- **Exercise details**
Each line from the one containing "Let ACB be a" through the end of the data is to be written out exactly, and nothing more.

Records from a data collection:
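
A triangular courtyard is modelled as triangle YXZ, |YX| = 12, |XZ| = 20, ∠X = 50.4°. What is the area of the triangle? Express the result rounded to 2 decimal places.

area ≈ 92.46

Area = ½·|YX|·|XZ|·sin X ≈ 92.462.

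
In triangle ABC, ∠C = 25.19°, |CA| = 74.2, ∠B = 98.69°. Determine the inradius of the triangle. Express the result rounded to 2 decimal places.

The third angle is ∠A = 180° − ∠B − ∠C = 56.12°.
Law of sines: |BC| = |CA|·sin A/sin B ≈ 62.317.
Law of sines: |AB| = |CA|·sin C/sin B ≈ 31.948.
Area = ½·|CA|·|BC|·sin C ≈ 984.02.
Semiperimeter s = (62.317+74.2+31.948)/2 = 84.232.
Inradius = area/s = 984.02/84.232 ≈ 11.682.

r ≈ 11.68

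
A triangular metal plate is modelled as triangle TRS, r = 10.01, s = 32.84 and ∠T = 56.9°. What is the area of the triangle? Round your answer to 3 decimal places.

Area = ½·r·s·sin T ≈ 137.69.

137.691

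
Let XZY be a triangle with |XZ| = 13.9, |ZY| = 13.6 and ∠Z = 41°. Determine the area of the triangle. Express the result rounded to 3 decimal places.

Area = ½·|XZ|·|ZY|·sin Z ≈ 62.011.

62.011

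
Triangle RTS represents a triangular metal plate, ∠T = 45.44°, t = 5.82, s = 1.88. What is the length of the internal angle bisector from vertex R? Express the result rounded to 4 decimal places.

Law of sines: sin S = s·sin T/t ≈ 0.23016.
Since t ≥ s, only the acute value applies: ∠S ≈ 13.31°.
Then ∠R = 180° − ∠T − ∠S ≈ 121.25°.
Law of sines gives r = t·sin R/sin T ≈ 6.9829.
The bisector from R has length 2·t·s·cos(∠R/2)/(t+s) ≈ 1.394.

t_R ≈ 1.3940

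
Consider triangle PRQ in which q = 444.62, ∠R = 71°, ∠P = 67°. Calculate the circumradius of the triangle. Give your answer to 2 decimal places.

332.24

The third angle is ∠Q = 180° − ∠P − ∠R = 42.00°.
Law of sines: p = q·sin P/sin Q ≈ 611.65.
Law of sines: r = q·sin R/sin Q ≈ 628.27.
Circumradius = q/(2 sin Q) ≈ 332.24.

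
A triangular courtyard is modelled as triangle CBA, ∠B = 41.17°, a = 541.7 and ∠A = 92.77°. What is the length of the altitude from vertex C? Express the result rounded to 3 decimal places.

356.599

The third angle is ∠C = 180° − ∠B − ∠A = 46.06°.
Law of sines: c = a·sin C/sin A ≈ 390.52.
Law of sines: b = a·sin B/sin A ≈ 357.02.
Area = ½·a·c·sin B ≈ 69629.
The altitude from C has length 2·area/c ≈ 356.6.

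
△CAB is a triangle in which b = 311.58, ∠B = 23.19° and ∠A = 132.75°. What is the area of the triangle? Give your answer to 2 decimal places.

area ≈ 36904.05

The third angle is ∠C = 180° − ∠A − ∠B = 24.06°.
Law of sines: c = b·sin C/sin B ≈ 322.59.
Law of sines: a = b·sin A/sin B ≈ 581.03.
Area = ½·b·c·sin A ≈ 36904.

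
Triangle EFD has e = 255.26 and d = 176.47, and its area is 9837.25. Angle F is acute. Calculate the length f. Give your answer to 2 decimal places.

123.51

From area = ½·d·e·sin F, we get sin F = 2·area/(d·e) ≈ 0.43677.
Taking the acute solution, ∠F ≈ 25.90°.
Law of cosines then gives f ≈ 123.51.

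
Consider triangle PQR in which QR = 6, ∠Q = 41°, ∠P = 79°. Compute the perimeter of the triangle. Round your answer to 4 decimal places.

The third angle is ∠R = 180° − ∠P − ∠Q = 60.00°.
Law of sines: RP = QR·sin Q/sin P ≈ 4.01.
Law of sines: PQ = QR·sin R/sin P ≈ 5.2934.
Semiperimeter s = (6+4.01+5.2934)/2 = 7.6517.
Perimeter = 6 + 4.01 + 5.2934 = 15.303.

perimeter ≈ 15.3034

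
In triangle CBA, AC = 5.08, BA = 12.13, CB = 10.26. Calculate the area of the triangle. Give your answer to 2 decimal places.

Semiperimeter s = (12.13 + 5.08 + 10.26)/2 = 13.735.
Heron's formula: area = √(13.735·1.605·8.655·3.475) ≈ 25.749.

area ≈ 25.75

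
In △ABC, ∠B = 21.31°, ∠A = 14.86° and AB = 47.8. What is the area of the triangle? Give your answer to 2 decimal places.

The third angle is ∠C = 180° − ∠A − ∠B = 143.83°.
Law of sines: BC = AB·sin A/sin C ≈ 20.771.
Law of sines: CA = AB·sin B/sin C ≈ 29.434.
Area = ½·AB·BC·sin B ≈ 180.41.

area ≈ 180.41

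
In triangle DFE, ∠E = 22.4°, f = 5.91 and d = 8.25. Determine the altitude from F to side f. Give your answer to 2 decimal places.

By the law of cosines, e² = d² + f² − 2·d·f·cos E = 12.833, so e ≈ 3.5824.
Area = ½·d·f·sin E ≈ 9.29.
The altitude from F has length 2·area/f ≈ 3.1438.

h_F ≈ 3.14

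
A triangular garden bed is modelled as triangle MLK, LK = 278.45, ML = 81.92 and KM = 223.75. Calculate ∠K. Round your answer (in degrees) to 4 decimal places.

∠K ≈ 14.0331°

By the law of cosines, cos K = (LK² + KM² − ML²) / (2·LK·KM) ≈ 0.97016, so ∠K ≈ 14.03°.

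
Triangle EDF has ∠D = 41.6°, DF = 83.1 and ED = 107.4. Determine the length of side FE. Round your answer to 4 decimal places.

71.3601

By the law of cosines, FE² = ED² + DF² − 2·ED·DF·cos D = 5092.3, so FE ≈ 71.36.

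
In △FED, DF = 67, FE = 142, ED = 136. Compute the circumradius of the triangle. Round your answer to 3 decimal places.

By the law of cosines, cos F = (DF² + FE² − ED²) / (2·DF·FE) ≈ 0.32358, so ∠F ≈ 71.12°.
Circumradius = ED/(2 sin F) ≈ 71.866.

R ≈ 71.866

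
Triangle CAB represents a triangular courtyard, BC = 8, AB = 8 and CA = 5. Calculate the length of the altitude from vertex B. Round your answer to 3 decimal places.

h_B ≈ 7.599

Semiperimeter s = (8 + 8 + 5)/2 = 10.5.
Heron's formula: area = √(10.5·2.5·2.5·5.5) ≈ 18.998.
The altitude from B has length 2·area/CA ≈ 7.5993.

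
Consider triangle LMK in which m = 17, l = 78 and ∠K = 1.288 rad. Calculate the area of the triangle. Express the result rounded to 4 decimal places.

Area = ½·l·m·sin K ≈ 636.66.

area ≈ 636.6649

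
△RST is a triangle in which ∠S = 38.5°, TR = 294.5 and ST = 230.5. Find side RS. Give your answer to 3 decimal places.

437.570

Law of sines: sin R = ST·sin S/TR ≈ 0.48723.
Since TR ≥ ST, only the acute value applies: ∠R ≈ 29.16°.
Then ∠T = 180° − ∠S − ∠R ≈ 112.34°.
Law of sines gives RS = TR·sin T/sin S ≈ 437.57.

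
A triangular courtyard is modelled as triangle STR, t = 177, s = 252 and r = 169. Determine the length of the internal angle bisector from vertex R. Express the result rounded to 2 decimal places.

194.12

By the law of cosines, cos R = (s² + t² − r²) / (2·s·t) ≈ 0.74289, so ∠R ≈ 42.02°.
The bisector from R has length 2·s·t·cos(∠R/2)/(s+t) ≈ 194.12.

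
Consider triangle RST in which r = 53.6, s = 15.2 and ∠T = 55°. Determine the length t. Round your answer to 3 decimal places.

46.577

By the law of cosines, t² = r² + s² − 2·r·s·cos T = 2169.4, so t ≈ 46.577.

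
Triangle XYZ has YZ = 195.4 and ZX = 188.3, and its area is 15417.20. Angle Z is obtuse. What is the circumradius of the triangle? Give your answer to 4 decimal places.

From area = ½·YZ·ZX·sin Z, we get sin Z = 2·area/(YZ·ZX) ≈ 0.83803.
Taking the obtuse solution, ∠Z ≈ 123.07°.
Law of cosines then gives XY ≈ 337.33.
Circumradius = XY/(2 sin Z) ≈ 201.26.

R ≈ 201.2610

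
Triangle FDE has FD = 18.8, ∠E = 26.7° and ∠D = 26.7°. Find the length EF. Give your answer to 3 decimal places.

18.800

The third angle is ∠F = 180° − ∠D − ∠E = 126.60°.
Law of sines: EF = FD·sin D/sin E ≈ 18.8.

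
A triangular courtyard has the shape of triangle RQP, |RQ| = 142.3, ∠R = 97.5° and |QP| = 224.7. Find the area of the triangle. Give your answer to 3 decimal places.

Law of sines: sin P = |RQ|·sin R/|QP| ≈ 0.62787.
Since |QP| ≥ |RQ|, only the acute value applies: ∠P ≈ 38.89°.
Then ∠Q = 180° − ∠R − ∠P ≈ 43.61°.
Law of sines gives |PR| = |QP|·sin Q/sin R ≈ 156.31.
Area = ½·|QP|·|RQ|·sin Q ≈ 11027.

area ≈ 11026.597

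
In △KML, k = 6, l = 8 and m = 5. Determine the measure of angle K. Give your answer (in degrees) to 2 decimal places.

By the law of cosines, cos K = (m² + l² − k²) / (2·m·l) ≈ 0.66250, so ∠K ≈ 48.51°.

48.51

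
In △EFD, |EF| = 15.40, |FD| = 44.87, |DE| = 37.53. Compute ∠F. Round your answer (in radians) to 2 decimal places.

By the law of cosines, cos F = (|EF|² + |FD|² − |DE|²) / (2·|EF|·|FD|) ≈ 0.60925, so ∠F ≈ 0.916 rad.

∠F ≈ 0.92 rad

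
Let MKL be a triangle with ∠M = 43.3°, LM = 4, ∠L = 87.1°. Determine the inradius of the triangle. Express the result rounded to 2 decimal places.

The third angle is ∠K = 180° − ∠L − ∠M = 49.60°.
Law of sines: KL = LM·sin M/sin K ≈ 3.6023.
Law of sines: MK = LM·sin L/sin K ≈ 5.2458.
Area = ½·LM·KL·sin L ≈ 7.1953.
Semiperimeter s = (3.6023+4+5.2458)/2 = 6.424.
Inradius = area/s = 7.1953/6.424 ≈ 1.1201.

1.12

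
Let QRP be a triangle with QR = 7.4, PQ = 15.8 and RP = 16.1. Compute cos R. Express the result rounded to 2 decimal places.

By the law of cosines, cos R = (QR² + RP² − PQ²) / (2·QR·RP) ≈ 0.26998, so ∠R ≈ 74.34°.

0.27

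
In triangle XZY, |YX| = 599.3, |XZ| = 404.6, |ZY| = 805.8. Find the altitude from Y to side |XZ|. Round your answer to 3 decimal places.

578.568

Semiperimeter s = (805.8 + 599.3 + 404.6)/2 = 904.85.
Heron's formula: area = √(904.85·99.05·305.55·500.25) ≈ 1.1704e+05.
The altitude from Y has length 2·area/|XZ| ≈ 578.57.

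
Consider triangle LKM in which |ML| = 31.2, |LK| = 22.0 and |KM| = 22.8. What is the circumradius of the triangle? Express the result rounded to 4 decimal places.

15.6072

By the law of cosines, cos L = (|ML|² + |LK|² − |KM|²) / (2·|ML|·|LK|) ≈ 0.68298, so ∠L ≈ 46.92°.
Circumradius = |KM|/(2 sin L) ≈ 15.607.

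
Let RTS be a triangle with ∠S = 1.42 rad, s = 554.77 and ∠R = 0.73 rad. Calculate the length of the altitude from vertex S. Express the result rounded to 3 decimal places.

The third angle is ∠T = π − ∠S − ∠R = 0.992 rad.
Law of sines: r = s·sin R/sin S ≈ 374.21.
Law of sines: t = s·sin T/sin S ≈ 469.62.
Area = ½·s·r·sin T ≈ 86869.
The altitude from S has length 2·area/s ≈ 313.17.

313.172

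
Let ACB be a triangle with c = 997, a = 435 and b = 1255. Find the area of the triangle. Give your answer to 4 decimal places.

193465.9570

Semiperimeter s = (435 + 997 + 1255)/2 = 1343.5.
Heron's formula: area = √(1343.5·908.5·346.5·88.5) ≈ 1.9347e+05.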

- **Answer section**
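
Let ACB be a triangle with c = 997, a = 435 and b = 1255. Find the area of the triangle. Give your answer to 4 decimal places.

193465.9570

Semiperimeter s = (435 + 997 + 1255)/2 = 1343.5.
Heron's formula: area = √(1343.5·908.5·346.5·88.5) ≈ 1.9347e+05.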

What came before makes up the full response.